── PROVIDED DATA

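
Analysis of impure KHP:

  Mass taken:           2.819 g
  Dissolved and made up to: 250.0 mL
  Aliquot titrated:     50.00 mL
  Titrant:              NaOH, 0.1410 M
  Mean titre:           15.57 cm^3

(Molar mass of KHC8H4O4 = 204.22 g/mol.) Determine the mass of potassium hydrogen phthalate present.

KHC8H4O4 + NaOH → KNaC8H4O4 + H2O
n(NaOH) per titration = 0.01557 × 0.1410 = 2.195 × 10^-3 mol
n(KHC8H4O4) in each aliquot = 2.195 × 10^-3 mol (1:1 ratio)
n(KHC8H4O4) in the whole flask = 2.195 × 10^-3 × 250.0/50.00 = 0.01098 mol
mass of KHC8H4O4 = 0.01098 × 204.22 = 2.242 g

2.242 g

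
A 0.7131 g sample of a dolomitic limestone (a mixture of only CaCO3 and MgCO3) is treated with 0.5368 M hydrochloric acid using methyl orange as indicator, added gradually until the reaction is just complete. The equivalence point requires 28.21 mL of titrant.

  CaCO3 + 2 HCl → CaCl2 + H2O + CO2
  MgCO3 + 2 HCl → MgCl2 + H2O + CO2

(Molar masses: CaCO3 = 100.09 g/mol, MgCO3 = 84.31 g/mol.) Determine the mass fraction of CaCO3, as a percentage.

n(HCl) = 0.02821 × 0.5368 = 0.01514 mol
Let x = n(CaCO3), y = n(MgCO3).
Titrant: 2x + 2y = 0.01514;  mass: 100.09x + 84.31y = 0.7131
Solving, x = 4.736 × 10^-3 mol, y = 2.835 × 10^-3 mol
mass of CaCO3 = 4.736 × 10^-3 × 100.09 = 0.4741 g
% CaCO3 = 0.4741 / 0.7131 × 100 = 66.48 %

66.48 %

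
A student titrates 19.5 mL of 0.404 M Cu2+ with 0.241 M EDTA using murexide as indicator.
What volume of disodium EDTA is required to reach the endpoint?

32.7 mL

Cu^2+ + EDTA^4- → [Cu(EDTA)]^2-
n(Cu2+) = 0.0195 L × 0.404 mol/L = 7.88 × 10^-3 mol
n(EDTA) = 7.88 × 10^-3 mol (1:1 stoichiometry)
V(EDTA) = 7.88 × 10^-3 mol / 0.241 mol/L = 0.0327 L = 32.7 mL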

────

▶ _AIM OF THE EXERCISE_
From the entries above, restate word for word the lines from the line containing "(Molar mass of" to the line containing "CaCO3 + 2 HCl → CaCl2 + H2O + CO2", both ends included, and nothing more.

▶ _RESPONSE_
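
(Molar mass of KHC8H4O4 = 204.22 g/mol.) Determine the mass of potassium hydrogen phthalate present.

KHC8H4O4 + NaOH → KNaC8H4O4 + H2O
n(NaOH) per titration = 0.01557 × 0.1410 = 2.195 × 10^-3 mol
n(KHC8H4O4) in each aliquot = 2.195 × 10^-3 mol (1:1 ratio)
n(KHC8H4O4) in the whole flask = 2.195 × 10^-3 × 250.0/50.00 = 0.01098 mol
mass of KHC8H4O4 = 0.01098 × 204.22 = 2.242 g

2.242 g

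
A 0.7131 g sample of a dolomitic limestone (a mixture of only CaCO3 and MgCO3) is treated with 0.5368 M hydrochloric acid using methyl orange as indicator, added gradually until the reaction is just complete. The equivalence point requires 28.21 mL of titrant.

  CaCO3 + 2 HCl → CaCl2 + H2O + CO2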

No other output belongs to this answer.